Collected data entries
◇ ◇ ◇ ◇
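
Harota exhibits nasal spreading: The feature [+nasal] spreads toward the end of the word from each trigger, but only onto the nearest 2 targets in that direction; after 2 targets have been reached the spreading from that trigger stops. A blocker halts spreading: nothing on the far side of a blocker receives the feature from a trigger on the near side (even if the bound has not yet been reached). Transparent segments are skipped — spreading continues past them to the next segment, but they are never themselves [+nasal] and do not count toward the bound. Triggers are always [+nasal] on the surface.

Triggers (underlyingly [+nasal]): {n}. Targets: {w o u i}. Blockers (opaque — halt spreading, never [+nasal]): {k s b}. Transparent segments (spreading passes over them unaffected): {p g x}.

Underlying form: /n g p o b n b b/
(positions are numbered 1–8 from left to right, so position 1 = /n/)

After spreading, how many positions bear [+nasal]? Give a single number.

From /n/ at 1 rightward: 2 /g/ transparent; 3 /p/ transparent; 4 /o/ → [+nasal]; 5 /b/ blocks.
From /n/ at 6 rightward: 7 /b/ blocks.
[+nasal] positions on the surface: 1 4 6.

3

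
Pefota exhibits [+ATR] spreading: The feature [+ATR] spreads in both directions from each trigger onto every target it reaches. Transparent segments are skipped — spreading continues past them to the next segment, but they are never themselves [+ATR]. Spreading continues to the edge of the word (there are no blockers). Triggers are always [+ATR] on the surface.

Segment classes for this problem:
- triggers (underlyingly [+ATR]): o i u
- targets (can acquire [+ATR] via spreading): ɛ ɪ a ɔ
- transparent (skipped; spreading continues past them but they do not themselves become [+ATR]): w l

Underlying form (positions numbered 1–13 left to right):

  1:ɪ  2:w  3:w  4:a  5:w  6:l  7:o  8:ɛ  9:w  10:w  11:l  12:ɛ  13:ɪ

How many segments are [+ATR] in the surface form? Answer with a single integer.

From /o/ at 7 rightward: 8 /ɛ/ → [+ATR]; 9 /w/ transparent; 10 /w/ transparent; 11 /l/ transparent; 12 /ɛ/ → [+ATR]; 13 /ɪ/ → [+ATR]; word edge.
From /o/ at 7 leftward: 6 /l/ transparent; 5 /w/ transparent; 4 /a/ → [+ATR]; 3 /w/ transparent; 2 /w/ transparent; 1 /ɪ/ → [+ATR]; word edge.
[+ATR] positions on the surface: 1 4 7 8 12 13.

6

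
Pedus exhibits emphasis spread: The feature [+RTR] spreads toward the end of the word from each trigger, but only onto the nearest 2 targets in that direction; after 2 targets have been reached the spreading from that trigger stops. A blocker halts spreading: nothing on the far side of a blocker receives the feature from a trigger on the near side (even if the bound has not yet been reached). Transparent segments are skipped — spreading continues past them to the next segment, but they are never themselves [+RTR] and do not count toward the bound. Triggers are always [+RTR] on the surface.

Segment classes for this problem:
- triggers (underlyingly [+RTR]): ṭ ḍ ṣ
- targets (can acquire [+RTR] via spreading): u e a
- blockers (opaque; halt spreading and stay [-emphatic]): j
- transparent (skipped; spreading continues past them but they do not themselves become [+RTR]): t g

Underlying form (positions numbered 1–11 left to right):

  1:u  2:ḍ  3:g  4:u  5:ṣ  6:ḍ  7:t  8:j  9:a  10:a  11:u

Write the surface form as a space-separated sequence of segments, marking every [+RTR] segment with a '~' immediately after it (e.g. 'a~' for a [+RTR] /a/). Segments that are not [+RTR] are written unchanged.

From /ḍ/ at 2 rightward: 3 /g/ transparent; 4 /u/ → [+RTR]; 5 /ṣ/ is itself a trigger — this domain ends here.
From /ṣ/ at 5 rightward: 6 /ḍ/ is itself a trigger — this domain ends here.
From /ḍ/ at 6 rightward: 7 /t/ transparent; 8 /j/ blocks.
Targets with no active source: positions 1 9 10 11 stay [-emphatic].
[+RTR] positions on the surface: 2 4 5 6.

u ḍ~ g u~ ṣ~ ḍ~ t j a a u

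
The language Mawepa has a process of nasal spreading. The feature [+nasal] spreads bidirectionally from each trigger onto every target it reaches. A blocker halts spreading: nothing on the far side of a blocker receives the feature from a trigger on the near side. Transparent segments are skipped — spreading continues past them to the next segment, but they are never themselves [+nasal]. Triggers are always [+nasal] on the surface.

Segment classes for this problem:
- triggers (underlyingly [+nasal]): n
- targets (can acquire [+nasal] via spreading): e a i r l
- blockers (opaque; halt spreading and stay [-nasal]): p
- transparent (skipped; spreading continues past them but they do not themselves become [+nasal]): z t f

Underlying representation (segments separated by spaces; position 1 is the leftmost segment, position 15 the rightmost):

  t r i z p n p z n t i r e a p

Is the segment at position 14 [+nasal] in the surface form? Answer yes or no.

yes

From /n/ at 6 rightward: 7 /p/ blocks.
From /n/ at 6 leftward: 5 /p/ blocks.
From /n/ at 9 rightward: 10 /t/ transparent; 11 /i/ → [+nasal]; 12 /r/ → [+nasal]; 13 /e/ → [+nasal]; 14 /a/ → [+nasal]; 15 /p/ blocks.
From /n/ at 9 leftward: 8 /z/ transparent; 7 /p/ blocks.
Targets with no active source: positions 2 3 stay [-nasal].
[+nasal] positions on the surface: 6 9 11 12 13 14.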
◇ ◇ ◇ ◇
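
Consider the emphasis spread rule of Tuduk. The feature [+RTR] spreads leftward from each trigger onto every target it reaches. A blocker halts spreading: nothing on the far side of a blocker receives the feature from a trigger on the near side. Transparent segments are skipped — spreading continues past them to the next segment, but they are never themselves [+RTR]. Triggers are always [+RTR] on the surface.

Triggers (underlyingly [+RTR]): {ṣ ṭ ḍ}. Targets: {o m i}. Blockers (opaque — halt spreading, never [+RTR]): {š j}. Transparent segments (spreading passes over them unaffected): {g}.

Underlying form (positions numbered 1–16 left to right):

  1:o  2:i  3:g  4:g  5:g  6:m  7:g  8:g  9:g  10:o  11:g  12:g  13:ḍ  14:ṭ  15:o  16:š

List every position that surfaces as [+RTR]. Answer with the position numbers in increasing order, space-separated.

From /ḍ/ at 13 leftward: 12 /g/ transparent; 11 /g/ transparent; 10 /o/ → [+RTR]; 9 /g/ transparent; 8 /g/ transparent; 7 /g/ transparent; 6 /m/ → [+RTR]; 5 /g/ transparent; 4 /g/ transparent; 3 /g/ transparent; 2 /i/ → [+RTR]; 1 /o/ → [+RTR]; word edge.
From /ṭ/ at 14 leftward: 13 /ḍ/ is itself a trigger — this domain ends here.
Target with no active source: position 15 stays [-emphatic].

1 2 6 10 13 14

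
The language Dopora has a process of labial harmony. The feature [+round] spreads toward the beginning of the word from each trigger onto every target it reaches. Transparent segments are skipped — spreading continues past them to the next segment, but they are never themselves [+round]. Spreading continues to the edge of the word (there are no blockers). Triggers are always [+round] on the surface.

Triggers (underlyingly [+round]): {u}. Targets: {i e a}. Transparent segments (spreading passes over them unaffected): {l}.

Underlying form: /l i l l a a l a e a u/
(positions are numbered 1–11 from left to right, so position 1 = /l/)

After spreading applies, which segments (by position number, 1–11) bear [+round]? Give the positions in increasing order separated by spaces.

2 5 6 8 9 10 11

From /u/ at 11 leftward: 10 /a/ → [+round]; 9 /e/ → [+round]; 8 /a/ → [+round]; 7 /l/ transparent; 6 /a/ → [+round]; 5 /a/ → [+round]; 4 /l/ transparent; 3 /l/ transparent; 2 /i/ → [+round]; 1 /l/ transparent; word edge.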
◇ ◇ ◇ ◇
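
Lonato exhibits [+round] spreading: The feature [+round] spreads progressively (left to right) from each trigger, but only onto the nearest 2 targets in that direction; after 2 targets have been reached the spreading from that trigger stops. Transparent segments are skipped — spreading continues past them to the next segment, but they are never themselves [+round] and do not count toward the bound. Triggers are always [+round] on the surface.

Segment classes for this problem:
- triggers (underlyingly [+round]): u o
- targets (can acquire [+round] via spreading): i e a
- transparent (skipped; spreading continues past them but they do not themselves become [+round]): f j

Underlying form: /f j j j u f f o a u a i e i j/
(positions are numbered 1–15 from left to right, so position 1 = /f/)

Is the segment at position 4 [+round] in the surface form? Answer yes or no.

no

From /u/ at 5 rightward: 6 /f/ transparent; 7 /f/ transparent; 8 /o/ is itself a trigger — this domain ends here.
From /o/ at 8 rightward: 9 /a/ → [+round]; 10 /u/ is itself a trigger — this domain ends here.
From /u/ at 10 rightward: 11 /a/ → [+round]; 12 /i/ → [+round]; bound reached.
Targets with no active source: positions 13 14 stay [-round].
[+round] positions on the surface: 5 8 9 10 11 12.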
◇ ◇ ◇ ◇
Problem details
Please say how many lines in the records above contain the word "opaque", giving the number alone.

Task result
4